#### Task objective:
Each record must be reproduced exactly as it is shown.
┌──
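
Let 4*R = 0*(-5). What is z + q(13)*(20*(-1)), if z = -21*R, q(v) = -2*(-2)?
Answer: -80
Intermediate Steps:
R = 0 (R = (0*(-5))/4 = (1/4)*0 = 0)
q(v) = 4
z = 0 (z = -21*0 = 0)
z + q(13)*(20*(-1)) = 0 + 4*(20*(-1)) = 0 + 4*(-20) = 0 - 80 = -80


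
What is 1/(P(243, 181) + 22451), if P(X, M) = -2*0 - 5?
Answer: 1/22446 ≈ 4.4551e-5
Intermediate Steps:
P(X, M) = -5 (P(X, M) = 0 - 5 = -5)
1/(P(243, 181) + 22451) = 1/(-5 + 22451) = 1/22446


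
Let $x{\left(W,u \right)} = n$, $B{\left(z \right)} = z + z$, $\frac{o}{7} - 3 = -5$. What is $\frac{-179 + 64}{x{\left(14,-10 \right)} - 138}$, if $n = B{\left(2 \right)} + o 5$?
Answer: $\frac{115}{204} \approx 0.56373$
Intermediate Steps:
$o = -14$ ($o = 21 + 7 \left(-5\right) = 21 - 35 = -14$)
$B{\left(z \right)} = 2 z$
$n = -66$ ($n = 2 \cdot 2 - 70 = 4 - 70 = -66$)
$x{\left(W,u \right)} = -66$
$\frac{-179 + 64}{x{\left(14,-10 \right)} - 138} = \frac{-179 + 64}{-66 - 138} = - \frac{115}{-204} = \left(-115\right) \left(- \frac{1}{204}\right) = \frac{115}{204}$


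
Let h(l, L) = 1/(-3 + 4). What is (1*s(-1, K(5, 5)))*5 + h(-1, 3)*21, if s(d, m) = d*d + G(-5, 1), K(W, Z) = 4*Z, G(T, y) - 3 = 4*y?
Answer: 61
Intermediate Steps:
G(T, y) = 3 + 4*y
h(l, L) = 1 (h(l, L) = 1/1 = 1)
s(d, m) = 7 + d**2 (s(d, m) = d*d + (3 + 4*1) = d**2 + (3 + 4) = d**2 + 7 = 7 + d**2)
(1*s(-1, K(5, 5)))*5 + h(-1, 3)*21 = (1*(7 + (-1)**2))*5 + 1*21 = (1*(7 + 1))*5 + 21 = (1*8)*5 + 21 = 8*5 + 21 = 40 + 21 = 61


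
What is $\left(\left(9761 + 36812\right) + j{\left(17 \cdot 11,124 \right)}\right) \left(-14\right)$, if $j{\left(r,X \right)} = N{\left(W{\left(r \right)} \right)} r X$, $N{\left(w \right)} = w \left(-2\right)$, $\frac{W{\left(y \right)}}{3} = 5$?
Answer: $9086938$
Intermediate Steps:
$W{\left(y \right)} = 15$ ($W{\left(y \right)} = 3 \cdot 5 = 15$)
$N{\left(w \right)} = - 2 w$
$j{\left(r,X \right)} = - 30 X r$ ($j{\left(r,X \right)} = \left(-2\right) 15 r X = - 30 r X = - 30 X r$)
$\left(\left(9761 + 36812\right) + j{\left(17 \cdot 11,124 \right)}\right) \left(-14\right) = \left(\left(9761 + 36812\right) - 3720 \cdot 17 \cdot 11\right) \left(-14\right) = \left(46573 - 3720 \cdot 187\right) \left(-14\right) = \left(46573 - 695640\right) \left(-14\right) = \left(-649067\right) \left(-14\right) = 9086938$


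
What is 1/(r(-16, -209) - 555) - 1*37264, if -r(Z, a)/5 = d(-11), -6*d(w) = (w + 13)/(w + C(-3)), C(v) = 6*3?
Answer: -434125621/11650 ≈ -37264.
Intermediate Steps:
C(v) = 18
d(w) = -(13 + w)/(6*(18 + w)) (d(w) = -(w + 13)/(6*(w + 18)) = -(13 + w)/(6*(18 + w)))
r(Z, a) = 5/21 (r(Z, a) = -5*(-13 - 1*(-11))/(6*(18 - 11)) = -5*(-13 + 11)/(6*7) = -5*(-2)/(6*7) = -5*(-1/21) = 5/21)
1/(r(-16, -209) - 555) - 1*37264 = 1/(5/21 - 555) - 1*37264 = 1/(-11650/21) - 37264 = -21/11650 - 37264 = -434125621/11650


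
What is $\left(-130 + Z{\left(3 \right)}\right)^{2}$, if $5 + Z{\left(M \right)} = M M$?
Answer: $15876$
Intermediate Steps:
$Z{\left(M \right)} = -5 + M^{2}$ ($Z{\left(M \right)} = -5 + M M = -5 + M^{2}$)
$\left(-130 + Z{\left(3 \right)}\right)^{2} = \left(-130 - \left(5 - 3^{2}\right)\right)^{2} = \left(-130 + \left(-5 + 9\right)\right)^{2} = \left(-130 + 4\right)^{2} = \left(-126\right)^{2} = 15876$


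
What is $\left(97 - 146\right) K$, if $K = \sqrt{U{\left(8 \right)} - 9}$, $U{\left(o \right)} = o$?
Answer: $- 49 i \approx - 49.0 i$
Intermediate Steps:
$K = i$ ($K = \sqrt{8 - 9} = \sqrt{-1} = i \approx 1.0 i$)
$\left(97 - 146\right) K = \left(97 - 146\right) i = - 49 i$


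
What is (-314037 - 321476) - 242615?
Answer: -878128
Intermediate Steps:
(-314037 - 321476) - 242615 = -635513 - 242615 = -878128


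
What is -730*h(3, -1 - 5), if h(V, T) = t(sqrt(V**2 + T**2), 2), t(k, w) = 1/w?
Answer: -365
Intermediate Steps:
h(V, T) = 1/2
-730*h(3, -1 - 5) = -730*1/2 = -365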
└──
#### Your solution:
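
Let 4*R = 0*(-5). What is z + q(13)*(20*(-1)), if z = -21*R, q(v) = -2*(-2)?
Answer: -80
Intermediate Steps:
R = 0 (R = (0*(-5))/4 = (1/4)*0 = 0)
q(v) = 4
z = 0 (z = -21*0 = 0)
z + q(13)*(20*(-1)) = 0 + 4*(20*(-1)) = 0 + 4*(-20) = 0 - 80 = -80


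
What is 1/(P(243, 181) + 22451), if P(X, M) = -2*0 - 5?
Answer: 1/22446 ≈ 4.4551e-5
Intermediate Steps:
P(X, M) = -5 (P(X, M) = 0 - 5 = -5)
1/(P(243, 181) + 22451) = 1/(-5 + 22451) = 1/22446


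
Let $x{\left(W,u \right)} = n$, $B{\left(z \right)} = z + z$, $\frac{o}{7} - 3 = -5$. What is $\frac{-179 + 64}{x{\left(14,-10 \right)} - 138}$, if $n = B{\left(2 \right)} + o 5$?
Answer: $\frac{115}{204} \approx 0.56373$
Intermediate Steps:
$o = -14$ ($o = 21 + 7 \left(-5\right) = 21 - 35 = -14$)
$B{\left(z \right)} = 2 z$
$n = -66$ ($n = 2 \cdot 2 - 70 = 4 - 70 = -66$)
$x{\left(W,u \right)} = -66$
$\frac{-179 + 64}{x{\left(14,-10 \right)} - 138} = \frac{-179 + 64}{-66 - 138} = - \frac{115}{-204} = \left(-115\right) \left(- \frac{1}{204}\right) = \frac{115}{204}$


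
Let h(l, L) = 1/(-3 + 4). What is (1*s(-1, K(5, 5)))*5 + h(-1, 3)*21, if s(d, m) = d*d + G(-5, 1), K(W, Z) = 4*Z, G(T, y) - 3 = 4*y?
Answer: 61
Intermediate Steps:
G(T, y) = 3 + 4*y
h(l, L) = 1 (h(l, L) = 1/1 = 1)
s(d, m) = 7 + d**2 (s(d, m) = d*d + (3 + 4*1) = d**2 + (3 + 4) = d**2 + 7 = 7 + d**2)
(1*s(-1, K(5, 5)))*5 + h(-1, 3)*21 = (1*(7 + (-1)**2))*5 + 1*21 = (1*(7 + 1))*5 + 21 = (1*8)*5 + 21 = 8*5 + 21 = 40 + 21 = 61


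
What is $\left(\left(9761 + 36812\right) + j{\left(17 \cdot 11,124 \right)}\right) \left(-14\right)$, if $j{\left(r,X \right)} = N{\left(W{\left(r \right)} \right)} r X$, $N{\left(w \right)} = w \left(-2\right)$, $\frac{W{\left(y \right)}}{3} = 5$?
Answer: $9086938$
Intermediate Steps:
$W{\left(y \right)} = 15$ ($W{\left(y \right)} = 3 \cdot 5 = 15$)
$N{\left(w \right)} = - 2 w$
$j{\left(r,X \right)} = - 30 X r$ ($j{\left(r,X \right)} = \left(-2\right) 15 r X = - 30 r X = - 30 X r$)
$\left(\left(9761 + 36812\right) + j{\left(17 \cdot 11,124 \right)}\right) \left(-14\right) = \left(\left(9761 + 36812\right) - 3720 \cdot 17 \cdot 11\right) \left(-14\right) = \left(46573 - 3720 \cdot 187\right) \left(-14\right) = \left(46573 - 695640\right) \left(-14\right) = \left(-649067\right) \left(-14\right) = 9086938$


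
What is 1/(r(-16, -209) - 555) - 1*37264, if -r(Z, a)/5 = d(-11), -6*d(w) = (w + 13)/(w + C(-3)), C(v) = 6*3?
Answer: -434125621/11650 ≈ -37264.
Intermediate Steps:
C(v) = 18
d(w) = -(13 + w)/(6*(18 + w)) (d(w) = -(w + 13)/(6*(w + 18)) = -(13 + w)/(6*(18 + w)))
r(Z, a) = 5/21 (r(Z, a) = -5*(-13 - 1*(-11))/(6*(18 - 11)) = -5*(-13 + 11)/(6*7) = -5*(-2)/(6*7) = -5*(-1/21) = 5/21)
1/(r(-16, -209) - 555) - 1*37264 = 1/(5/21 - 555) - 1*37264 = 1/(-11650/21) - 37264 = -21/11650 - 37264 = -434125621/11650


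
What is $\left(-130 + Z{\left(3 \right)}\right)^{2}$, if $5 + Z{\left(M \right)} = M M$?
Answer: $15876$
Intermediate Steps:
$Z{\left(M \right)} = -5 + M^{2}$ ($Z{\left(M \right)} = -5 + M M = -5 + M^{2}$)
$\left(-130 + Z{\left(3 \right)}\right)^{2} = \left(-130 - \left(5 - 3^{2}\right)\right)^{2} = \left(-130 + \left(-5 + 9\right)\right)^{2} = \left(-130 + 4\right)^{2} = \left(-126\right)^{2} = 15876$


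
What is $\left(97 - 146\right) K$, if $K = \sqrt{U{\left(8 \right)} - 9}$, $U{\left(o \right)} = o$?
Answer: $- 49 i \approx - 49.0 i$
Intermediate Steps:
$K = i$ ($K = \sqrt{8 - 9} = \sqrt{-1} = i \approx 1.0 i$)
$\left(97 - 146\right) K = \left(97 - 146\right) i = - 49 i$


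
What is (-314037 - 321476) - 242615?
Answer: -878128
Intermediate Steps:
(-314037 - 321476) - 242615 = -635513 - 242615 = -878128


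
What is -730*h(3, -1 - 5), if h(V, T) = t(sqrt(V**2 + T**2), 2), t(k, w) = 1/w?
Answer: -365
Intermediate Steps:
h(V, T) = 1/2
-730*h(3, -1 - 5) = -730*1/2 = -365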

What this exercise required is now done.